◆ TRY IT
Copy out all the lines of the data that hold the word "ring".

◆ RECORDS SUPPLIED
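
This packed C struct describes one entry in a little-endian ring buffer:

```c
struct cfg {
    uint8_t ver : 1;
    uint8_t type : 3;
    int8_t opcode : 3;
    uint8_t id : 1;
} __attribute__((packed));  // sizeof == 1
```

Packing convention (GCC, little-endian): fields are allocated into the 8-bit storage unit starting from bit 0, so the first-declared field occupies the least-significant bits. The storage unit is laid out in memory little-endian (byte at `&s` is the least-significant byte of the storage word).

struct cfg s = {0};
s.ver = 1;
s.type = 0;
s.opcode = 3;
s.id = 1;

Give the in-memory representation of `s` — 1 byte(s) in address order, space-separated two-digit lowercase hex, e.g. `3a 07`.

ver:1 = 1 → 0x1 << 0 → word 0x01
type:3 = 0 → 0x0 << 1 → word 0x01
opcode:3 = 3 → 0x3 << 4 → word 0x31
id:1 = 1 → 0x1 << 7 → word 0xb1
word = 0xb1 → little-endian bytes:
  [0]=0xb1

b1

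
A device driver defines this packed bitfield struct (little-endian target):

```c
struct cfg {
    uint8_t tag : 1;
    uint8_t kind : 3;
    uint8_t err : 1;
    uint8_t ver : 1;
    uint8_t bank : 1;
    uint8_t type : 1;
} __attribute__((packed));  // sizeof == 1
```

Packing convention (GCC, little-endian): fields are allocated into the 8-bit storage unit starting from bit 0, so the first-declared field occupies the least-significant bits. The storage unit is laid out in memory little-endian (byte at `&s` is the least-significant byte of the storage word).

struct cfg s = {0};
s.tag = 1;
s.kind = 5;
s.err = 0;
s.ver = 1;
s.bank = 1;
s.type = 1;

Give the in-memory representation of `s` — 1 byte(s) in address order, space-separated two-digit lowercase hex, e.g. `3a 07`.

eb

tag (1b) val=1 bits=0x1 at bit 0: 0x01
kind (3b) val=5 bits=0x5 at bit 1: 0x0b
err (1b) val=0 bits=0x0 at bit 4: 0x0b
ver (1b) val=1 bits=0x1 at bit 5: 0x2b
bank (1b) val=1 bits=0x1 at bit 6: 0x6b
type (1b) val=1 bits=0x1 at bit 7: 0xeb
word = 0xeb → little-endian bytes:
  [0]=0xeb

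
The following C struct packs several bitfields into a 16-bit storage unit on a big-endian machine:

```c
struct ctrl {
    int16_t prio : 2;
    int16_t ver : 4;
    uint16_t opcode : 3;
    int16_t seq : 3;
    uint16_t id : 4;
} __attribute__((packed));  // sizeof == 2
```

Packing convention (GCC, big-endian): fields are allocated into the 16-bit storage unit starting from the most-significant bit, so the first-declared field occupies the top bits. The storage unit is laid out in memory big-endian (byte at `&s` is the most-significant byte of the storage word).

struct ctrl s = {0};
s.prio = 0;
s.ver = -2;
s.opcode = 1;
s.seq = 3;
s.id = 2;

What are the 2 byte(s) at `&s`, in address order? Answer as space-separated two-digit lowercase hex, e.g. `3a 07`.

[14+:2] prio=0 & 0x3 = 0x0; word=0x0000
[10+:4] ver=-2 & 0xf = 0xe; word=0x3800
[7+:3] opcode=1 & 0x7 = 0x1; word=0x3880
[4+:3] seq=3 & 0x7 = 0x3; word=0x38b0
[0+:4] id=2 & 0xf = 0x2; word=0x38b2
word = 0x38b2 → big-endian bytes:
  [0]=0x38  [1]=0xb2

38 b2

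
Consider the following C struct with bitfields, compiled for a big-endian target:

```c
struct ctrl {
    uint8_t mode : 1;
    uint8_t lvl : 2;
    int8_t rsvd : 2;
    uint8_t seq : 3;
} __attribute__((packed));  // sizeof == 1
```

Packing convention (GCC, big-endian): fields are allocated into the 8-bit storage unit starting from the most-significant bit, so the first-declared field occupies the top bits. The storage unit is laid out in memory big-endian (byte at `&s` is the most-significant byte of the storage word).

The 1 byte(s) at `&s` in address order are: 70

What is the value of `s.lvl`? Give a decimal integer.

3

[0]=0x70 (big-endian) → word 0x70
mode [7+:1] = (word>>7) & 0x1 = 0
lvl [5+:2] = (word>>5) & 0x3 = 3  ←
rsvd [3+:2] = (word>>3) & 0x3 = 2
seq [0+:3] = (word>>0) & 0x7 = 0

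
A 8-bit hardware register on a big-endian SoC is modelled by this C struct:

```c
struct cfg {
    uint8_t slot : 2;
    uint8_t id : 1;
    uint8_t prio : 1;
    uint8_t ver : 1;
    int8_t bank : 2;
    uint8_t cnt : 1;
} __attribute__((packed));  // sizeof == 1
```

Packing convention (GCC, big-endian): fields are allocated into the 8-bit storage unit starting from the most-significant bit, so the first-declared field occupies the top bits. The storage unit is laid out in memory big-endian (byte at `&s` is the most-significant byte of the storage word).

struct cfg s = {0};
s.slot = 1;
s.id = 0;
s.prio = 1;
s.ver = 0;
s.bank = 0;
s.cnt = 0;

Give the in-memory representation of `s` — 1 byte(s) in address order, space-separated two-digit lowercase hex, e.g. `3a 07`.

50

[6+:2] slot=1 & 0x3 = 0x1; word=0x40
[5+:1] id=0 & 0x1 = 0x0; word=0x40
[4+:1] prio=1 & 0x1 = 0x1; word=0x50
[3+:1] ver=0 & 0x1 = 0x0; word=0x50
[1+:2] bank=0 & 0x3 = 0x0; word=0x50
[0+:1] cnt=0 & 0x1 = 0x0; word=0x50
word = 0x50 → big-endian bytes:
  [0]=0x50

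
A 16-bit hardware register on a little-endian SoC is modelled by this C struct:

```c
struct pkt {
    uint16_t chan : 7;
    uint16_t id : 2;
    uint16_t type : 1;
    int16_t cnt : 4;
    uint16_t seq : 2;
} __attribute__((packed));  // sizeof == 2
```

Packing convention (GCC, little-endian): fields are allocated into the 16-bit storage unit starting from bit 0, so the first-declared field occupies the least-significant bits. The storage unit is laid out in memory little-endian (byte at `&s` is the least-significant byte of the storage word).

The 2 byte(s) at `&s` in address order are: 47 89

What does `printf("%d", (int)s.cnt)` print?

[0]=0x47 [1]=0x89 (little-endian) → word 0x8947
chan:7 @ bit 0 → (0x8947>>0)&0x7f = 0x47
id:2 @ bit 7 → (0x8947>>7)&0x3 = 0x2
type:1 @ bit 9 → (0x8947>>9)&0x1 = 0x0
cnt:4 @ bit 10 → (0x8947>>10)&0xf = 0x2  ←
seq:2 @ bit 14 → (0x8947>>14)&0x3 = 0x2
cnt signed 4b, MSB=0: value = 2

2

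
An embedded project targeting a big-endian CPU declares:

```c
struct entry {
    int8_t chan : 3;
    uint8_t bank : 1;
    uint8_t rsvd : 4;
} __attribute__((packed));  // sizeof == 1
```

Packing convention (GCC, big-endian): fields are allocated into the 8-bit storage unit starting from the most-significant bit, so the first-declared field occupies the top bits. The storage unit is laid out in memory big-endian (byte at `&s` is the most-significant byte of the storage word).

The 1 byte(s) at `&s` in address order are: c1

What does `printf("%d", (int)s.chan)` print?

[0]=0xc1 (big-endian) → word 0xc1
chan [5+:3] = (word>>5) & 0x7 = 6  ←
bank [4+:1] = (word>>4) & 0x1 = 0
rsvd [0+:4] = (word>>0) & 0xf = 1
chan signed 3b, MSB=1: 6 - 8 = -2

-2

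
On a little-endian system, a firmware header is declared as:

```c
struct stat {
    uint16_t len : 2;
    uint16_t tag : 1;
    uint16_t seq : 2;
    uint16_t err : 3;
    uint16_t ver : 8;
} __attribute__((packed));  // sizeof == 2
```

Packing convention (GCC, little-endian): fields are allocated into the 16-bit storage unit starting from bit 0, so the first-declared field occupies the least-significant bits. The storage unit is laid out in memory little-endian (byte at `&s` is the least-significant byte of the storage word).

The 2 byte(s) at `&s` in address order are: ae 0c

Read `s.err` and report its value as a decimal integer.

5

[0]=0xae [1]=0x0c (little-endian) → word 0x0cae
len [0+:2] = (word>>0) & 0x3 = 2
tag [2+:1] = (word>>2) & 0x1 = 1
seq [3+:2] = (word>>3) & 0x3 = 1
err [5+:3] = (word>>5) & 0x7 = 5  ←
ver [8+:8] = (word>>8) & 0xff = 12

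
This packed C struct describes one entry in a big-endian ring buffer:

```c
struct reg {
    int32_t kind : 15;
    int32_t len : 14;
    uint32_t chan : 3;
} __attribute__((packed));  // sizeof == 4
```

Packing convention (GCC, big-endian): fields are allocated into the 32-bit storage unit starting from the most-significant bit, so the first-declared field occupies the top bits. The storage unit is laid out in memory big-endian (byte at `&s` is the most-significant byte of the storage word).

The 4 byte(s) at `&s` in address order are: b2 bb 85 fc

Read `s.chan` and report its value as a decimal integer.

[0]=0xb2 [1]=0xbb [2]=0x85 [3]=0xfc (big-endian) → word 0xb2bb85fc
kind [17+:15] = (word>>17) & 0x7fff = 22877
len [3+:14] = (word>>3) & 0x3fff = 12479
chan [0+:3] = (word>>0) & 0x7 = 4  ←

4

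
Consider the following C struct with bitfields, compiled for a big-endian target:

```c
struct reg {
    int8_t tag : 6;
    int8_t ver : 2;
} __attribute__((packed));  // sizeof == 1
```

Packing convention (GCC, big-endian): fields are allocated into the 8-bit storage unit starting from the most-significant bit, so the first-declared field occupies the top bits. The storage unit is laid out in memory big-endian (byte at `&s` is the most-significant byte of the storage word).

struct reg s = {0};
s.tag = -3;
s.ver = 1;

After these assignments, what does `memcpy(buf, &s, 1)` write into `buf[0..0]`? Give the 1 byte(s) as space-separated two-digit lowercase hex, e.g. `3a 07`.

tag:6 = -3 → 0x3d << 2 → word 0xf4
ver:2 = 1 → 0x1 << 0 → word 0xf5
word = 0xf5 → big-endian bytes:
  [0]=0xf5

f5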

◆ SOLUTION FOR THIS EXERCISE
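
This packed C struct describes one entry in a little-endian ring buffer:
This packed C struct describes one entry in a big-endian ring buffer: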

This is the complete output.